------ EXERCISE INPUT ------

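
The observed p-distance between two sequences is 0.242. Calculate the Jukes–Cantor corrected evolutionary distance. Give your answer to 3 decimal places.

0.292

d = −(3/4) ln(1 − 4p/3) = −0.75 ln(1 − 0.322667) = −0.75 ln(0.677333)
  = −0.75 × (-0.389592) = 0.292194 substitutions/site.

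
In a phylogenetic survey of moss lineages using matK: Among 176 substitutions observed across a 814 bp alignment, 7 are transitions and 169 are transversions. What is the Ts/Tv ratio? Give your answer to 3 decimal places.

0.041

R = 7/169 = 0.041420… ≈ 0.041 (to 3 d.p.).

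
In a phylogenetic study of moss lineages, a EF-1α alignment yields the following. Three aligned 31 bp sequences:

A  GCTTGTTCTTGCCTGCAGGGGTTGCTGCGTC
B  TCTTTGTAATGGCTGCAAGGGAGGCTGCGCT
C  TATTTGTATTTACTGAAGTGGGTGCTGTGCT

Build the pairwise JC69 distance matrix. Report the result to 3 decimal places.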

------

PROMPT >> Each of the entries must be written out again exactly.

PROBLEM SOLUTION >>
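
The observed p-distance between two sequences is 0.242. Calculate the Jukes–Cantor corrected evolutionary distance. Give your answer to 3 decimal places.

0.292

d = −(3/4) ln(1 − 4p/3) = −0.75 ln(1 − 0.322667) = −0.75 ln(0.677333)
  = −0.75 × (-0.389592) = 0.292194 substitutions/site.

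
In a phylogenetic survey of moss lineages using matK: Among 176 substitutions observed across a 814 bp alignment, 7 are transitions and 169 are transversions. What is the Ts/Tv ratio? Give your answer to 3 decimal places.

0.041

R = 7/169 = 0.041420… ≈ 0.041 (to 3 d.p.).

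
In a phylogenetic study of moss lineages, a EF-1α alignment yields the following. Three aligned 31 bp sequences:

A  GCTTGTTCTTGCCTGCAGGGGTTGCTGCGTC
B  TCTTTGTAATGGCTGCAAGGGAGGCTGCGCT
C  TATTTGTATTTACTGAAGTGGGTGCTGTGCT

Build the pairwise JC69 distance matrix. Report the result to 3 decimal places.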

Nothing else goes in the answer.